→ **TASK STATEMENT**: Write out, character for character, the line containing "J=7/2, M=-5/2 ⟩" and all lines after it up to the end of the listing.
Top of DATASET EXTRACT
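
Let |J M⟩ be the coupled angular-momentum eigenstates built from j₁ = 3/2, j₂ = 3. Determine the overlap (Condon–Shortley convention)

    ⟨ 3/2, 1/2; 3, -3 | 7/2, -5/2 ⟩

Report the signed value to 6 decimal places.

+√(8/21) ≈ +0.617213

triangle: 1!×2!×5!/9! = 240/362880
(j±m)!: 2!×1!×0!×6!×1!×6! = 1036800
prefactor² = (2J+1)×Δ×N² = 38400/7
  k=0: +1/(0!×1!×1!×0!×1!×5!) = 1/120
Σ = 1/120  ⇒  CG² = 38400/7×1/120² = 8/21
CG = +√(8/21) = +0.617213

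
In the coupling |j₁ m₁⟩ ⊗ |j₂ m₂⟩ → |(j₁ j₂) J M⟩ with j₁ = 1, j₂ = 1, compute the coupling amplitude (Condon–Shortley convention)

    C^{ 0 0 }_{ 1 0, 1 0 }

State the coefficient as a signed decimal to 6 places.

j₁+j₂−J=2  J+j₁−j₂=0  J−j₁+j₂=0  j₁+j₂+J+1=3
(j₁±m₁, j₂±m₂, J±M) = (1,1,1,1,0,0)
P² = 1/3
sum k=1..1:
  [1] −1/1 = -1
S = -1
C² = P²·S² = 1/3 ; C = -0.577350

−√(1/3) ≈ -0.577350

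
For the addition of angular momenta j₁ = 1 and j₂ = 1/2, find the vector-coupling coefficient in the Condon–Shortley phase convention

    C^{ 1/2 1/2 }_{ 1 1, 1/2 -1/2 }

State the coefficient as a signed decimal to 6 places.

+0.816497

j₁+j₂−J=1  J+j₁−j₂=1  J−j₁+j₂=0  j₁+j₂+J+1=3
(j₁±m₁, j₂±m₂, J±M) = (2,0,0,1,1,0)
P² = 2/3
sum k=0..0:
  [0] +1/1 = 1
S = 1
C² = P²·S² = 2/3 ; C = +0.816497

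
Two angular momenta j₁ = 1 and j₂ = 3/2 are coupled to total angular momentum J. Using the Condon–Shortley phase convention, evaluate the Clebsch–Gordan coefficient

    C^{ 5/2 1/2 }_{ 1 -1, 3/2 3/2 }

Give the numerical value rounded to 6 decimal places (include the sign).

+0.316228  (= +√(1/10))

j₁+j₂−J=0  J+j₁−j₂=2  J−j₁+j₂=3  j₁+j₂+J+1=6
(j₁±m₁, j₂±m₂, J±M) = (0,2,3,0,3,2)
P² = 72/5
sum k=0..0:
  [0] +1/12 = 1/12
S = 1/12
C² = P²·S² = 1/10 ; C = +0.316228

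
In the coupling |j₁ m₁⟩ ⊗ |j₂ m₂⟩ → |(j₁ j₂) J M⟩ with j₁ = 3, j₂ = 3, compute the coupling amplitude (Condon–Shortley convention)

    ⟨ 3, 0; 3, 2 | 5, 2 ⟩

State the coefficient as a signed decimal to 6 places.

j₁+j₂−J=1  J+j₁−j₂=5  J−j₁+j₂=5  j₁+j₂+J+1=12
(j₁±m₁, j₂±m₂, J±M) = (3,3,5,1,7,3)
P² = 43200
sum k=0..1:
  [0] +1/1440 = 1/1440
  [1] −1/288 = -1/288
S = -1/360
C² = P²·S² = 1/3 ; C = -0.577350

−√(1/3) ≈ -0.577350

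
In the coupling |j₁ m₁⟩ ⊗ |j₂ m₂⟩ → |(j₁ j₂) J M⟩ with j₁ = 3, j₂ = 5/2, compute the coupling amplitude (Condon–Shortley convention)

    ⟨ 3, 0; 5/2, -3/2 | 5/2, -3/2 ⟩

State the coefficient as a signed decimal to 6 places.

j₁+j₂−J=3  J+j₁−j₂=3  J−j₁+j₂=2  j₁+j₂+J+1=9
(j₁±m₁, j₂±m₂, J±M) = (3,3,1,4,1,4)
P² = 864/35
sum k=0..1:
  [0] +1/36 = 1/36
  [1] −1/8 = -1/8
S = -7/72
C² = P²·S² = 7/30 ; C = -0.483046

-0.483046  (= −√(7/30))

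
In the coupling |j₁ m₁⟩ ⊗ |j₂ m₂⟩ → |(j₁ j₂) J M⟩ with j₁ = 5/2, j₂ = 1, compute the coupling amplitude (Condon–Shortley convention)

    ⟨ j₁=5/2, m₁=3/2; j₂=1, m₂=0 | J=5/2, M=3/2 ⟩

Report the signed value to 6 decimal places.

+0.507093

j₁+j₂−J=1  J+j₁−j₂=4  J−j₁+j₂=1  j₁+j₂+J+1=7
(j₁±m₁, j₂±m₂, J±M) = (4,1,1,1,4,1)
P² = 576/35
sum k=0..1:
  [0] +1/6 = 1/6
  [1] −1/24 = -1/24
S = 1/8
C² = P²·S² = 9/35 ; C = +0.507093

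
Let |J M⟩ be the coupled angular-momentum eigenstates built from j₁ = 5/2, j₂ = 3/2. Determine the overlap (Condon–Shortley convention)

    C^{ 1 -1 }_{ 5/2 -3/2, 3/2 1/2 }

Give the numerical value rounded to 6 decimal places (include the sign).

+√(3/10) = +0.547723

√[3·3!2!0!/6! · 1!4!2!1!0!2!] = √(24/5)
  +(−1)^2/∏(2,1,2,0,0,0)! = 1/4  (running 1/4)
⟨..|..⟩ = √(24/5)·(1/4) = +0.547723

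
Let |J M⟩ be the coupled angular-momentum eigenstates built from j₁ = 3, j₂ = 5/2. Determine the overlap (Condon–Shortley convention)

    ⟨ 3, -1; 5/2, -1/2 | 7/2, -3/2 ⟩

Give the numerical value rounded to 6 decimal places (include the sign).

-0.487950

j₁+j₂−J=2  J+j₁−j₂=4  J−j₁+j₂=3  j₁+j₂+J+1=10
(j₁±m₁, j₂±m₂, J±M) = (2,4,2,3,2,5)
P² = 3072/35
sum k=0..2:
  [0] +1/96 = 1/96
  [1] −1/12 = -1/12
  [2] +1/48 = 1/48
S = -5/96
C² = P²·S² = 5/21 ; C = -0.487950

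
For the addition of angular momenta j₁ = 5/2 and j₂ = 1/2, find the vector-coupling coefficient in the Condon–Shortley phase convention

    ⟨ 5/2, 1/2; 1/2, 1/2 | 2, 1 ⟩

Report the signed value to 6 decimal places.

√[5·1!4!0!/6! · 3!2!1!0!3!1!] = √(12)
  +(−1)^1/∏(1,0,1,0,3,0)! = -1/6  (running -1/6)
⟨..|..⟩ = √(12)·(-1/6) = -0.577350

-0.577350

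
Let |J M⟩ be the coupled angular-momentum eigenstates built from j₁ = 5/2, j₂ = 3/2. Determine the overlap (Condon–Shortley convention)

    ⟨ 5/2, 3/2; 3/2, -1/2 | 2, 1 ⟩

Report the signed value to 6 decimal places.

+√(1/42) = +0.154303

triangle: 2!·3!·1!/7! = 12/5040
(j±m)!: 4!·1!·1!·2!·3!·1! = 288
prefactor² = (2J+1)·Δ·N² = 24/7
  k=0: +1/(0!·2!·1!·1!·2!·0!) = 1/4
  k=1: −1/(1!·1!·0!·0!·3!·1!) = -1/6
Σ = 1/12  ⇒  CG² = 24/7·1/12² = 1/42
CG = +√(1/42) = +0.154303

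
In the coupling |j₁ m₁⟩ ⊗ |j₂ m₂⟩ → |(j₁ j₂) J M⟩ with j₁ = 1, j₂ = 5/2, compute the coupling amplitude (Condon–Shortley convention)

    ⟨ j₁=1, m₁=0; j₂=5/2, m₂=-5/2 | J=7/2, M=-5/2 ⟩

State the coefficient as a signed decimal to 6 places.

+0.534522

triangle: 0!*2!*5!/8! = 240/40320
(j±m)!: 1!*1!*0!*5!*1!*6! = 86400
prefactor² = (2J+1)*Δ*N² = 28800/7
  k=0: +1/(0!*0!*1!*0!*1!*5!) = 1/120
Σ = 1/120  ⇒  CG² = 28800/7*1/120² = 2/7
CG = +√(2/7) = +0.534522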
Bottom of DATASET EXTRACT
→ **TASK OUTPUT**:
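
    ⟨ j₁=1, m₁=0; j₂=5/2, m₂=-5/2 | J=7/2, M=-5/2 ⟩

State the coefficient as a signed decimal to 6 places.

+0.534522

triangle: 0!*2!*5!/8! = 240/40320
(j±m)!: 1!*1!*0!*5!*1!*6! = 86400
prefactor² = (2J+1)*Δ*N² = 28800/7
  k=0: +1/(0!*0!*1!*0!*1!*5!) = 1/120
Σ = 1/120  ⇒  CG² = 28800/7*1/120² = 2/7
CG = +√(2/7) = +0.534522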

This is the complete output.